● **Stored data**
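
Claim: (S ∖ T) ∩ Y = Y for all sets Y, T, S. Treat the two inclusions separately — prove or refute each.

(⊇) This inclusion fails. Take Y = {1}, T = ∅, S = ∅; then 1 ∈ Y but 1 ∉ (S ∖ T) ∩ Y.

(⊆) Let x ∈ (S ∖ T) ∩ Y. Then x ∈ Y ∩ S and x ∉ T, from which x ∈ Y.

Only the forward inclusion holds.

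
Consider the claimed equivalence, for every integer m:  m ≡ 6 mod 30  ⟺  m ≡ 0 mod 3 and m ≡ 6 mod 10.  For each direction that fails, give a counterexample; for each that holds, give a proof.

(⇐) If m ≡ 0 (mod 3) and m ≡ 6 (mod 10), then by the Chinese remainder theorem m ≡ 6 (mod 30). This is exactly m ≡ 6 (mod 30).

(⇒) Suppose m ≡ 6 (mod 30); write m = 30j + 6. Since 3 ∣ 30, reducing mod 3 gives m ≡ 6 ≡ 0 (mod 3); since 10 ∣ 30, reducing mod 10 gives m ≡ 6 (mod 10).

Equivalent; both directions hold.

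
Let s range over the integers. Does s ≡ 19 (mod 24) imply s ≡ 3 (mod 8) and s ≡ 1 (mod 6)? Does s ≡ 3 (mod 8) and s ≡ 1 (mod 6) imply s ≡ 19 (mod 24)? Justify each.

Both directions hold.

[⇒] Suppose s ≡ 19 (mod 24); write s = 24j + 19. Since 8 ∣ 24, reducing mod 8 gives s ≡ 19 ≡ 3 (mod 8); since 6 ∣ 24, reducing mod 6 gives s ≡ 19 ≡ 1 (mod 6).

[⇐] Conversely, if s ≡ 3 (mod 8) and s ≡ 1 (mod 6), then by the Chinese remainder theorem s ≡ 19 (mod 24). This is exactly s ≡ 19 (mod 24).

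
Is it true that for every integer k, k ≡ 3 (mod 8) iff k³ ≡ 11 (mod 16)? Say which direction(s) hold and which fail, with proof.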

● **Task**
Reproduce the records above with every character intact.

● **Answer to the problem**
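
Claim: (S ∖ T) ∩ Y = Y for all sets Y, T, S. Treat the two inclusions separately — prove or refute each.

(⊇) This inclusion fails. Take Y = {1}, T = ∅, S = ∅; then 1 ∈ Y but 1 ∉ (S ∖ T) ∩ Y.

(⊆) Let x ∈ (S ∖ T) ∩ Y. Then x ∈ Y ∩ S and x ∉ T, from which x ∈ Y.

Only the forward inclusion holds.

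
Consider the claimed equivalence, for every integer m:  m ≡ 6 mod 30  ⟺  m ≡ 0 mod 3 and m ≡ 6 mod 10.  For each direction that fails, give a counterexample; for each that holds, give a proof.

(⇐) If m ≡ 0 (mod 3) and m ≡ 6 (mod 10), then by the Chinese remainder theorem m ≡ 6 (mod 30). This is exactly m ≡ 6 (mod 30).

(⇒) Suppose m ≡ 6 (mod 30); write m = 30j + 6. Since 3 ∣ 30, reducing mod 3 gives m ≡ 6 ≡ 0 (mod 3); since 10 ∣ 30, reducing mod 10 gives m ≡ 6 (mod 10).

Equivalent; both directions hold.

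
Let s range over the integers. Does s ≡ 19 (mod 24) imply s ≡ 3 (mod 8) and s ≡ 1 (mod 6)? Does s ≡ 3 (mod 8) and s ≡ 1 (mod 6) imply s ≡ 19 (mod 24)? Justify each.

Both directions hold.

[⇒] Suppose s ≡ 19 (mod 24); write s = 24j + 19. Since 8 ∣ 24, reducing mod 8 gives s ≡ 19 ≡ 3 (mod 8); since 6 ∣ 24, reducing mod 6 gives s ≡ 19 ≡ 1 (mod 6).

[⇐] Conversely, if s ≡ 3 (mod 8) and s ≡ 1 (mod 6), then by the Chinese remainder theorem s ≡ 19 (mod 24). This is exactly s ≡ 19 (mod 24).

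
Is it true that for every integer k, k ≡ 3 (mod 8) iff k³ ≡ 11 (mod 16)? Say which direction(s) hold and which fail, with proof.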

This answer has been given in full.